Excerpted records START

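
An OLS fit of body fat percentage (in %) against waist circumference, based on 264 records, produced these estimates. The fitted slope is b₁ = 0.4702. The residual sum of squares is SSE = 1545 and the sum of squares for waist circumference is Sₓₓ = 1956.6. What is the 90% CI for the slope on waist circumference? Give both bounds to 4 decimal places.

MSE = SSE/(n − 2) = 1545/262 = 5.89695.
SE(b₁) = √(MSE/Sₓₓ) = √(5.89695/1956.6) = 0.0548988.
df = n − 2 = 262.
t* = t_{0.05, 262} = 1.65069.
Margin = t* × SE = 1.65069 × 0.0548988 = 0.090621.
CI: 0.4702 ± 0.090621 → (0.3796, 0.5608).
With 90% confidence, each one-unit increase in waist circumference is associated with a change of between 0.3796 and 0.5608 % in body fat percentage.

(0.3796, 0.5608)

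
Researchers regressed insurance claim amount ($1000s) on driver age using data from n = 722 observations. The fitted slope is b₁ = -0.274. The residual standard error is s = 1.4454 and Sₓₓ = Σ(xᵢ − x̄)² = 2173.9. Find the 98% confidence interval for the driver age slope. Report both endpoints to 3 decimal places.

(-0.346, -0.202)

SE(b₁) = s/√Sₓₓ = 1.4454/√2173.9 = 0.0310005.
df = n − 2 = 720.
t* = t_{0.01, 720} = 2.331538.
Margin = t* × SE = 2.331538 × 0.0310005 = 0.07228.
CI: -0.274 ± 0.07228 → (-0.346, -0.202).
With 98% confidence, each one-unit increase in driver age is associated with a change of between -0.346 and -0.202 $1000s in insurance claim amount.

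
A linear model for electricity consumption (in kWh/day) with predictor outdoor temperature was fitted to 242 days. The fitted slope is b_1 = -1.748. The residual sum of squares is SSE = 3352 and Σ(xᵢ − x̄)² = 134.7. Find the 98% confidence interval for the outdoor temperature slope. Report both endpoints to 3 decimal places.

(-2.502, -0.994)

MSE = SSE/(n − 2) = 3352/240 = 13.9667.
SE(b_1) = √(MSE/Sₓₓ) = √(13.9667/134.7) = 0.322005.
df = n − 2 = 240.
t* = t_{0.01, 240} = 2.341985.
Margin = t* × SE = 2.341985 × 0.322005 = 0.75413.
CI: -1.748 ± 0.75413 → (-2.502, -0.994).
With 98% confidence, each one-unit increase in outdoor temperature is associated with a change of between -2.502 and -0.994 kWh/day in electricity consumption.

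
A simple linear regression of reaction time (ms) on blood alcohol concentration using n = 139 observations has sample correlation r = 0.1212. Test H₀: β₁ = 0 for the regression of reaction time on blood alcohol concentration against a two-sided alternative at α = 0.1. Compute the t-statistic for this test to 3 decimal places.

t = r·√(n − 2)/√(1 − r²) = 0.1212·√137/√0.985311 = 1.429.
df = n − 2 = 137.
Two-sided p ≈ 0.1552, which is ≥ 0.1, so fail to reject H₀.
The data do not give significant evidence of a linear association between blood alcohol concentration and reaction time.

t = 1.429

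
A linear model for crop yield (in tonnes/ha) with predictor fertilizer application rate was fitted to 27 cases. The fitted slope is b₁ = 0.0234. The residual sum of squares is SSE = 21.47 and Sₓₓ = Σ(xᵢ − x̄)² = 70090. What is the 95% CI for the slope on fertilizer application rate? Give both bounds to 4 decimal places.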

Excerpted records END

What you need to do: Copy the whole listing once more, exactly.

Written solution:
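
An OLS fit of body fat percentage (in %) against waist circumference, based on 264 records, produced these estimates. The fitted slope is b₁ = 0.4702. The residual sum of squares is SSE = 1545 and the sum of squares for waist circumference is Sₓₓ = 1956.6. What is the 90% CI for the slope on waist circumference? Give both bounds to 4 decimal places.

MSE = SSE/(n − 2) = 1545/262 = 5.89695.
SE(b₁) = √(MSE/Sₓₓ) = √(5.89695/1956.6) = 0.0548988.
df = n − 2 = 262.
t* = t_{0.05, 262} = 1.65069.
Margin = t* × SE = 1.65069 × 0.0548988 = 0.090621.
CI: 0.4702 ± 0.090621 → (0.3796, 0.5608).
With 90% confidence, each one-unit increase in waist circumference is associated with a change of between 0.3796 and 0.5608 % in body fat percentage.

(0.3796, 0.5608)

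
Researchers regressed insurance claim amount ($1000s) on driver age using data from n = 722 observations. The fitted slope is b₁ = -0.274. The residual standard error is s = 1.4454 and Sₓₓ = Σ(xᵢ − x̄)² = 2173.9. Find the 98% confidence interval for the driver age slope. Report both endpoints to 3 decimal places.

(-0.346, -0.202)

SE(b₁) = s/√Sₓₓ = 1.4454/√2173.9 = 0.0310005.
df = n − 2 = 720.
t* = t_{0.01, 720} = 2.331538.
Margin = t* × SE = 2.331538 × 0.0310005 = 0.07228.
CI: -0.274 ± 0.07228 → (-0.346, -0.202).
With 98% confidence, each one-unit increase in driver age is associated with a change of between -0.346 and -0.202 $1000s in insurance claim amount.

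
A linear model for electricity consumption (in kWh/day) with predictor outdoor temperature was fitted to 242 days. The fitted slope is b_1 = -1.748. The residual sum of squares is SSE = 3352 and Σ(xᵢ − x̄)² = 134.7. Find the 98% confidence interval for the outdoor temperature slope. Report both endpoints to 3 decimal places.

(-2.502, -0.994)

MSE = SSE/(n − 2) = 3352/240 = 13.9667.
SE(b_1) = √(MSE/Sₓₓ) = √(13.9667/134.7) = 0.322005.
df = n − 2 = 240.
t* = t_{0.01, 240} = 2.341985.
Margin = t* × SE = 2.341985 × 0.322005 = 0.75413.
CI: -1.748 ± 0.75413 → (-2.502, -0.994).
With 98% confidence, each one-unit increase in outdoor temperature is associated with a change of between -2.502 and -0.994 kWh/day in electricity consumption.

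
A simple linear regression of reaction time (ms) on blood alcohol concentration using n = 139 observations has sample correlation r = 0.1212. Test H₀: β₁ = 0 for the regression of reaction time on blood alcohol concentration against a two-sided alternative at α = 0.1. Compute the t-statistic for this test to 3 decimal places.

t = r·√(n − 2)/√(1 − r²) = 0.1212·√137/√0.985311 = 1.429.
df = n − 2 = 137.
Two-sided p ≈ 0.1552, which is ≥ 0.1, so fail to reject H₀.
The data do not give significant evidence of a linear association between blood alcohol concentration and reaction time.

t = 1.429

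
A linear model for crop yield (in tonnes/ha) with predictor fertilizer application rate was fitted to 27 cases. The fitted slope is b₁ = 0.0234. The residual sum of squares is SSE = 21.47 and Sₓₓ = Σ(xᵢ − x̄)² = 70090. What is the 95% CI for the slope on fertilizer application rate? Give both bounds to 4 decimal places.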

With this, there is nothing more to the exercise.